====== Given information ======

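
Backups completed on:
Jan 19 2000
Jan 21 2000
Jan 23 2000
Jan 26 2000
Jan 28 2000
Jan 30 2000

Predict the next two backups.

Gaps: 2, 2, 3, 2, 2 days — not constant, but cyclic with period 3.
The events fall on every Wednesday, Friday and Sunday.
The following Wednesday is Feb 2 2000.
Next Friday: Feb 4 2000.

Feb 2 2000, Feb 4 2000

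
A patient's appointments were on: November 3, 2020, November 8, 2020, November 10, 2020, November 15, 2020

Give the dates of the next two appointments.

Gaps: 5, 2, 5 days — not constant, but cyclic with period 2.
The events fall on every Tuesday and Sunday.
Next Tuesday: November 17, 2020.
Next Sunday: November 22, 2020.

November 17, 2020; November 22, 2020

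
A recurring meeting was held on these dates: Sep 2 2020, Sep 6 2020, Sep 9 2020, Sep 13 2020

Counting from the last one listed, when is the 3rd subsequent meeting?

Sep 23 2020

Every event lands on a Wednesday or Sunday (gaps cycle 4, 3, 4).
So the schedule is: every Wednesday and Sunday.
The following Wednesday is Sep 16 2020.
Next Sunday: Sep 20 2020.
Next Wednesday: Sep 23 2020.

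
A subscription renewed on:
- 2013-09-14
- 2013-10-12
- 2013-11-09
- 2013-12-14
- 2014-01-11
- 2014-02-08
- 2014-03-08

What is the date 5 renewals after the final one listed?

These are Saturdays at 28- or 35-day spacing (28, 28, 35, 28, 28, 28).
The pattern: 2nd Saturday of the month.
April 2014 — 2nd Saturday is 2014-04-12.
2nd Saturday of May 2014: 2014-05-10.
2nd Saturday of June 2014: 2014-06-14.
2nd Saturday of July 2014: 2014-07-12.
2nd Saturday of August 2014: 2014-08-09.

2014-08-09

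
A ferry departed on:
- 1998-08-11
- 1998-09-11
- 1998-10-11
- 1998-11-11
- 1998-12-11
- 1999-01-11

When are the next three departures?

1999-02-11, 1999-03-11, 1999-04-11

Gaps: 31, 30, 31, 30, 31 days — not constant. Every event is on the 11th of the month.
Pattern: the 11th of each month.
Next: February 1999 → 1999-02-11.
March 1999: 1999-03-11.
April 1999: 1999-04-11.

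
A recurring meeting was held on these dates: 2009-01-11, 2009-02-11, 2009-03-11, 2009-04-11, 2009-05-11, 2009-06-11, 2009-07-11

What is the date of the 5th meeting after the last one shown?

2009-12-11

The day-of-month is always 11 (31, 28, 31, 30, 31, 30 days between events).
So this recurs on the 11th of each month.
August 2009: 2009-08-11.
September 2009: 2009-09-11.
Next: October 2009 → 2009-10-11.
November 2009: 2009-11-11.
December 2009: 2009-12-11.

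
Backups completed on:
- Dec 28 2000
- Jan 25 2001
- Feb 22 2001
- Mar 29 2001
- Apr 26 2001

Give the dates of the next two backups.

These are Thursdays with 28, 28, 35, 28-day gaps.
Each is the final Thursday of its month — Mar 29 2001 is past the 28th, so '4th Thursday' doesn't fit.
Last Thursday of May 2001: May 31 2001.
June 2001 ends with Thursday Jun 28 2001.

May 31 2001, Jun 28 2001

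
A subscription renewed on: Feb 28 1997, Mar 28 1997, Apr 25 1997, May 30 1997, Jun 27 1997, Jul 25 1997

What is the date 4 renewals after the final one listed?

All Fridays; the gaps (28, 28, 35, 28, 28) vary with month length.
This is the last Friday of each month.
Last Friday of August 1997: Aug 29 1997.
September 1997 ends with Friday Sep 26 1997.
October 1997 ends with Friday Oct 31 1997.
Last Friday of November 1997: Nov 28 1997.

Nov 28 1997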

======
====== Given information ======

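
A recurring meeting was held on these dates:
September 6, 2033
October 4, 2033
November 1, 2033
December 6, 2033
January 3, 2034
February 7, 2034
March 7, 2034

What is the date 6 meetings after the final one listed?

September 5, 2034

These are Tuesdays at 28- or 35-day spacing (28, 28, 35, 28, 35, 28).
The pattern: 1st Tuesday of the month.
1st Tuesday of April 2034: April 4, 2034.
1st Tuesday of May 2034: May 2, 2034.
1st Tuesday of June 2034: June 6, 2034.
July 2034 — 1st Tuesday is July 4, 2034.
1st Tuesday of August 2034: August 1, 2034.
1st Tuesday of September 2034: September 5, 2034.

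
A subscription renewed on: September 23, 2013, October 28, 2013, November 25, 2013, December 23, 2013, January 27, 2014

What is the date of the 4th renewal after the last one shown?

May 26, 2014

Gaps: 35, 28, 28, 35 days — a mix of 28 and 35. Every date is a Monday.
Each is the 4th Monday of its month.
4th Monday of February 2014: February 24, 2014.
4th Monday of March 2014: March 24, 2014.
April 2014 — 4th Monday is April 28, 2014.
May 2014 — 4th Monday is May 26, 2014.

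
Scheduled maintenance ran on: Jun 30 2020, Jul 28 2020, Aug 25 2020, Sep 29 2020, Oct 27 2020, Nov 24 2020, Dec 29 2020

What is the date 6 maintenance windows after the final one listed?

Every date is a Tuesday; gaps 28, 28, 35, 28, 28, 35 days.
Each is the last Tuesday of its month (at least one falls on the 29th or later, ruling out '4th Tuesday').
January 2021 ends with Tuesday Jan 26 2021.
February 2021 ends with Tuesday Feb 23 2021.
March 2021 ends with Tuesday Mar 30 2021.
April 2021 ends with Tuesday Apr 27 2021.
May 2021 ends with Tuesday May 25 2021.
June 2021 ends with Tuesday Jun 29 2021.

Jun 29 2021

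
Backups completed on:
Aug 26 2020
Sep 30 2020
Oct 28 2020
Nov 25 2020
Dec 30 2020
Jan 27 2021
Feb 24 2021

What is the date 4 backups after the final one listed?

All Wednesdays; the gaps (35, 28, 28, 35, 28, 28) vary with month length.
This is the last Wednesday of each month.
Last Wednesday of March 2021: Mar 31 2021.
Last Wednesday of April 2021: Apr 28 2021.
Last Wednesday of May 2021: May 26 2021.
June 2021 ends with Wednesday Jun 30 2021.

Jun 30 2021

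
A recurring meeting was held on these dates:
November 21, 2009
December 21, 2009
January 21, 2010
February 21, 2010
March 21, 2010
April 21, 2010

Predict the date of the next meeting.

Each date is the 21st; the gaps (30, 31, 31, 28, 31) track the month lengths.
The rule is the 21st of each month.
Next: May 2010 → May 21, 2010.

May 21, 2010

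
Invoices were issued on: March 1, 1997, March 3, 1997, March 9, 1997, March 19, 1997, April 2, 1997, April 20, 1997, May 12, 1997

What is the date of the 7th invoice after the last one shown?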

======

Work instructions: Look at the records above. Copy every line where the string "recurring" occurs.

Problem solution:
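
A recurring meeting was held on these dates: Sep 2 2020, Sep 6 2020, Sep 9 2020, Sep 13 2020
A recurring meeting was held on these dates: 2009-01-11, 2009-02-11, 2009-03-11, 2009-04-11, 2009-05-11, 2009-06-11, 2009-07-11
A recurring meeting was held on these dates:
A recurring meeting was held on these dates: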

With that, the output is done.